Restate the material verbatim, every line included.

___ EXCERPTED DATA

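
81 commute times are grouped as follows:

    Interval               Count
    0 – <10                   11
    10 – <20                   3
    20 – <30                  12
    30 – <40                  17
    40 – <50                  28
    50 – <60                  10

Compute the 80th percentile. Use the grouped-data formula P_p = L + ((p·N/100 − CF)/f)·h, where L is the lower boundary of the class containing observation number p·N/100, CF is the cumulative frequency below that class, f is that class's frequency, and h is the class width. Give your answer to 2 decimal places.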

______

## SOLUTION TO THIS EXERCISE
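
81 commute times are grouped as follows:

    Interval               Count
    0 – <10                   11
    10 – <20                   3
    20 – <30                  12
    30 – <40                  17
    40 – <50                  28
    50 – <60                  10

Compute the 80th percentile. Use the grouped-data formula P_p = L + ((p·N/100 − CF)/f)·h, where L is the lower boundary of the class containing observation number p·N/100, CF is the cumulative frequency below that class, f is that class's frequency, and h is the class width. Give your answer to 2 decimal places.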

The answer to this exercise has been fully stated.